►

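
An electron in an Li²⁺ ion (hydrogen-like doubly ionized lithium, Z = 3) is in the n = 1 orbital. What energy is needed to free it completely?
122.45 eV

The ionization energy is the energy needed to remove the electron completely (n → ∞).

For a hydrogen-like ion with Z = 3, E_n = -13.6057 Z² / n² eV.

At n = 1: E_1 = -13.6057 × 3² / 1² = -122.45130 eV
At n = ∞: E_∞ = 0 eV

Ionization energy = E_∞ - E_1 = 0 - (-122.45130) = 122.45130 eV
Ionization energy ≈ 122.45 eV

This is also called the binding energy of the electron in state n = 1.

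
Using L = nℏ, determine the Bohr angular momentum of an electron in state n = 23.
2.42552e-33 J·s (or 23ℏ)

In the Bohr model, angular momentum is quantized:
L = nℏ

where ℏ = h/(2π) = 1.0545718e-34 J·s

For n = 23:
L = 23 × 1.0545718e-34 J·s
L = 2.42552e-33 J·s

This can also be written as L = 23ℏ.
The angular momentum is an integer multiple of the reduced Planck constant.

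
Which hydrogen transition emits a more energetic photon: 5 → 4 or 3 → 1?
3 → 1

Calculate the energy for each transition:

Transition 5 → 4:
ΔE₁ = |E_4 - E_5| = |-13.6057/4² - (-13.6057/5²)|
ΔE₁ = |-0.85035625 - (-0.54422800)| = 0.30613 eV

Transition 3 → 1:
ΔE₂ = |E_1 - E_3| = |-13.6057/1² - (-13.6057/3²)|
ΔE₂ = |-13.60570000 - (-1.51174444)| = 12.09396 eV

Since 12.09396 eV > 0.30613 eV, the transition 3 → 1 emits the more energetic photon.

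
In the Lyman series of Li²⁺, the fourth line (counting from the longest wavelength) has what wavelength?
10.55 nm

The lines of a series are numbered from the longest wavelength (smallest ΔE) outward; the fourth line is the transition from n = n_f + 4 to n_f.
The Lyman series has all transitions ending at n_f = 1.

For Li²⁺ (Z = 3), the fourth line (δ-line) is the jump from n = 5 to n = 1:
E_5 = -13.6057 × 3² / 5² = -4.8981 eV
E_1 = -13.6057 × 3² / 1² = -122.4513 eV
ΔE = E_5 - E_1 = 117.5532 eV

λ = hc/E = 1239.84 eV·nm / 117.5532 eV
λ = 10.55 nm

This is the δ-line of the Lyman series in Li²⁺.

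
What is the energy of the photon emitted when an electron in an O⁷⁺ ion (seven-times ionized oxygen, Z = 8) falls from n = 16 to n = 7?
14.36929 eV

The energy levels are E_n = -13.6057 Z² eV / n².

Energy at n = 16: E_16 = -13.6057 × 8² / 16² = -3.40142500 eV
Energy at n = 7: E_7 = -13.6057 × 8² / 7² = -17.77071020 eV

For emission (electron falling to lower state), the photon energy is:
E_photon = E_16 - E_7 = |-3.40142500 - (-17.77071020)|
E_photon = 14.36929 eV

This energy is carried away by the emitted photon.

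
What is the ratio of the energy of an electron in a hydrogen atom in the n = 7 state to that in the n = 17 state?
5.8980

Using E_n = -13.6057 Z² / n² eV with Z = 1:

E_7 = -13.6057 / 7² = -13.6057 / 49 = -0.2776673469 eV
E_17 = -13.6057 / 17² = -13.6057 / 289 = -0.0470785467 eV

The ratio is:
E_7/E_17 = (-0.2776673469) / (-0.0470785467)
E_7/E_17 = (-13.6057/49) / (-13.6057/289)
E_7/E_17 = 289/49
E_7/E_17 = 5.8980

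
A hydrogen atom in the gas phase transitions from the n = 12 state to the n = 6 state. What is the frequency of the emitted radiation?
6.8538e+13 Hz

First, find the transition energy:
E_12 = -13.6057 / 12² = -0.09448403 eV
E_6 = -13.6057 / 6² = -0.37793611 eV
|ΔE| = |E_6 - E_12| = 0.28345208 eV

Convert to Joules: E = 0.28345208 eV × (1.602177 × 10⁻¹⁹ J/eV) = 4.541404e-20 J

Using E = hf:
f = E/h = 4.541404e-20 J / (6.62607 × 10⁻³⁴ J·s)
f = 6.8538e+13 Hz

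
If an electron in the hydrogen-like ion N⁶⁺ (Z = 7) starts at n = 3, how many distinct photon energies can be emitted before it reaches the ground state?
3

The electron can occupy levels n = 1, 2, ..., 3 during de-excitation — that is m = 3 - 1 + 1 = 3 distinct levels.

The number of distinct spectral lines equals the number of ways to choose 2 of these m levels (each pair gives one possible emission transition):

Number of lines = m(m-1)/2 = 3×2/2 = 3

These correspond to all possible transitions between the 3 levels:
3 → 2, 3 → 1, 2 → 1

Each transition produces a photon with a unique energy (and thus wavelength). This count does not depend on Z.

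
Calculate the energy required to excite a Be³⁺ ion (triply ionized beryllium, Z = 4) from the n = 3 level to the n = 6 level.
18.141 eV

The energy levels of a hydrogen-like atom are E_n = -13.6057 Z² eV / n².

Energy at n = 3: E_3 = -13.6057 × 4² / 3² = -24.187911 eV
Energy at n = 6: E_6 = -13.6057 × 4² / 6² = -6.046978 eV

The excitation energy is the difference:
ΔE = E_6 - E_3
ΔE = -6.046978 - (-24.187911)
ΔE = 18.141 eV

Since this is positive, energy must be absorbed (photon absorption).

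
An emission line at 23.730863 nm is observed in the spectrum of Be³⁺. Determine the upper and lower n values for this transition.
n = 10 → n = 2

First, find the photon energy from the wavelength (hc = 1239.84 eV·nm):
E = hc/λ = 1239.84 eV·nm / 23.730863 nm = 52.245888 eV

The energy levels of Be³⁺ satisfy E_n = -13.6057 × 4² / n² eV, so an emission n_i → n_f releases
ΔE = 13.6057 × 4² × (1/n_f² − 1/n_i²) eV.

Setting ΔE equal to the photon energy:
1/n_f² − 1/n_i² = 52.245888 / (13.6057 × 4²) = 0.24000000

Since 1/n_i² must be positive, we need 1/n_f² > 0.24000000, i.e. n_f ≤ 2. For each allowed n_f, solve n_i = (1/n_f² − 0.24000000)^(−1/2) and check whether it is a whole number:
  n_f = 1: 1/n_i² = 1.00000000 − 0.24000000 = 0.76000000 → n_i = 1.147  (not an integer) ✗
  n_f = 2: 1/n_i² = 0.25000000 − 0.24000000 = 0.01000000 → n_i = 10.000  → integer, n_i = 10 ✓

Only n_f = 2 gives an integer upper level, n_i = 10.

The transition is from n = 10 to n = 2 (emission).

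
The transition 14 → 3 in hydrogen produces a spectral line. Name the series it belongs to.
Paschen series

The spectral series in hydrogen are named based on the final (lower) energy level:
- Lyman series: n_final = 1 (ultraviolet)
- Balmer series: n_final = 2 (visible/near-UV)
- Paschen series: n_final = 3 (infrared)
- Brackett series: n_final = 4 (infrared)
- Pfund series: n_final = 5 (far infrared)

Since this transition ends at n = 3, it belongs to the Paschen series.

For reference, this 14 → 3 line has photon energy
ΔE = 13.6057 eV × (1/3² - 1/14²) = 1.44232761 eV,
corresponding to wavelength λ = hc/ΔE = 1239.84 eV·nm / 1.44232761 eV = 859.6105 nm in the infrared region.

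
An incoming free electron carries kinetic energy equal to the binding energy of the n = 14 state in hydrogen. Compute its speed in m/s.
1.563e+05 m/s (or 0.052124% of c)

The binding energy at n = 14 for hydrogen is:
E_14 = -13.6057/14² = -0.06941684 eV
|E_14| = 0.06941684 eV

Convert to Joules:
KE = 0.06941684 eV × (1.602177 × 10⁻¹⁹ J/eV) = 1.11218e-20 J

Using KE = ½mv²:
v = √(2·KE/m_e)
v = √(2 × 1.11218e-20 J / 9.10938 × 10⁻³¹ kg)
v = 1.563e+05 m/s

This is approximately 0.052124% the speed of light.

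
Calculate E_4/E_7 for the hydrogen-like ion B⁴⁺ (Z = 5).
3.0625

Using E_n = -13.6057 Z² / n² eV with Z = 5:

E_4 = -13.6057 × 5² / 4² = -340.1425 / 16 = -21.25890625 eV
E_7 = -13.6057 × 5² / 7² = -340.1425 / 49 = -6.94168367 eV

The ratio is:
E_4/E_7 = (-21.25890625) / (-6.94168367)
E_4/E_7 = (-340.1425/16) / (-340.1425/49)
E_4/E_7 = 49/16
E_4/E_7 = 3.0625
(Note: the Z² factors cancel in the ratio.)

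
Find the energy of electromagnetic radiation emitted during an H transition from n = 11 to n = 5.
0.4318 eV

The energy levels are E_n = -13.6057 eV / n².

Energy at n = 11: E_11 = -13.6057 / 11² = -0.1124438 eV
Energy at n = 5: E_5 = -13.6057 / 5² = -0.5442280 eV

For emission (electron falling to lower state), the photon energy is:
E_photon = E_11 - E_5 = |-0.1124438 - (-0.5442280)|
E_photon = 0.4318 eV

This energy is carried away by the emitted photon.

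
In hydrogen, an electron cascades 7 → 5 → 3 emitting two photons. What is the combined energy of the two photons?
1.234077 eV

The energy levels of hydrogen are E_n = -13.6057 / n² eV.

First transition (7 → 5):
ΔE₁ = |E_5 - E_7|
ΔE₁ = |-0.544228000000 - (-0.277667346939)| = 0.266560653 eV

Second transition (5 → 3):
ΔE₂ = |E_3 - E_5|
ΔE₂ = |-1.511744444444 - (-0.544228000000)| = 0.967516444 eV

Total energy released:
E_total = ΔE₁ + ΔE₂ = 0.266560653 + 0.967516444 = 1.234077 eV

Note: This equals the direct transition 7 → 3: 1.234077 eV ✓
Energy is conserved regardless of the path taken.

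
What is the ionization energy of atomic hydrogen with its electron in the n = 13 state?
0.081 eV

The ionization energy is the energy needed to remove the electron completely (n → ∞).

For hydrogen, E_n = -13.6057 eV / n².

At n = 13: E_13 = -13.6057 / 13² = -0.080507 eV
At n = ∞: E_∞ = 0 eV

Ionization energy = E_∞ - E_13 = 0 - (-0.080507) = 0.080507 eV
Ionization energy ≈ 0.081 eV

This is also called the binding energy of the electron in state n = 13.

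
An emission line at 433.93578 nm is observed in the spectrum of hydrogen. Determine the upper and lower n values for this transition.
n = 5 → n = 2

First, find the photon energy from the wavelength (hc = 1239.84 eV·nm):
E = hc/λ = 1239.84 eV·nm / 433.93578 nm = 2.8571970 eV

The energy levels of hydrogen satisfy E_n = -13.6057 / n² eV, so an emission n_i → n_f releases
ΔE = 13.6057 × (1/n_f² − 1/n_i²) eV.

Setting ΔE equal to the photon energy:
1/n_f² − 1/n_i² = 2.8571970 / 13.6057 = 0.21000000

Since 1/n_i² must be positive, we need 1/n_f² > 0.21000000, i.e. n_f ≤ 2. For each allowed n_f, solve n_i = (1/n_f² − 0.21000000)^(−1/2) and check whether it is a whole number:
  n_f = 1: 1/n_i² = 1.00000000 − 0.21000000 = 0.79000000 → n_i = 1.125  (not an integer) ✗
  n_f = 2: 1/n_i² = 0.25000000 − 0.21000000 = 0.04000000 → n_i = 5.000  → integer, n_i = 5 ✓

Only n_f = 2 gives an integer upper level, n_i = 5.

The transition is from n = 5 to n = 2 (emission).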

◄

Your answer must be the lines from the one with "In hydrogen, an" through the last line of the data, repeated exactly and with nothing else.

### Answer to this exercise
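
In hydrogen, an electron cascades 7 → 5 → 3 emitting two photons. What is the combined energy of the two photons?
1.234077 eV

The energy levels of hydrogen are E_n = -13.6057 / n² eV.

First transition (7 → 5):
ΔE₁ = |E_5 - E_7|
ΔE₁ = |-0.544228000000 - (-0.277667346939)| = 0.266560653 eV

Second transition (5 → 3):
ΔE₂ = |E_3 - E_5|
ΔE₂ = |-1.511744444444 - (-0.544228000000)| = 0.967516444 eV

Total energy released:
E_total = ΔE₁ + ΔE₂ = 0.266560653 + 0.967516444 = 1.234077 eV

Note: This equals the direct transition 7 → 3: 1.234077 eV ✓
Energy is conserved regardless of the path taken.

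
What is the ionization energy of atomic hydrogen with its electron in the n = 13 state?
0.081 eV

The ionization energy is the energy needed to remove the electron completely (n → ∞).

For hydrogen, E_n = -13.6057 eV / n².

At n = 13: E_13 = -13.6057 / 13² = -0.080507 eV
At n = ∞: E_∞ = 0 eV

Ionization energy = E_∞ - E_13 = 0 - (-0.080507) = 0.080507 eV
Ionization energy ≈ 0.081 eV

This is also called the binding energy of the electron in state n = 13.

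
An emission line at 433.93578 nm is observed in the spectrum of hydrogen. Determine the upper and lower n values for this transition.
n = 5 → n = 2

First, find the photon energy from the wavelength (hc = 1239.84 eV·nm):
E = hc/λ = 1239.84 eV·nm / 433.93578 nm = 2.8571970 eV

The energy levels of hydrogen satisfy E_n = -13.6057 / n² eV, so an emission n_i → n_f releases
ΔE = 13.6057 × (1/n_f² − 1/n_i²) eV.

Setting ΔE equal to the photon energy:
1/n_f² − 1/n_i² = 2.8571970 / 13.6057 = 0.21000000

Since 1/n_i² must be positive, we need 1/n_f² > 0.21000000, i.e. n_f ≤ 2. For each allowed n_f, solve n_i = (1/n_f² − 0.21000000)^(−1/2) and check whether it is a whole number:
  n_f = 1: 1/n_i² = 1.00000000 − 0.21000000 = 0.79000000 → n_i = 1.125  (not an integer) ✗
  n_f = 2: 1/n_i² = 0.25000000 − 0.21000000 = 0.04000000 → n_i = 5.000  → integer, n_i = 5 ✓

Only n_f = 2 gives an integer upper level, n_i = 5.

The transition is from n = 5 to n = 2 (emission).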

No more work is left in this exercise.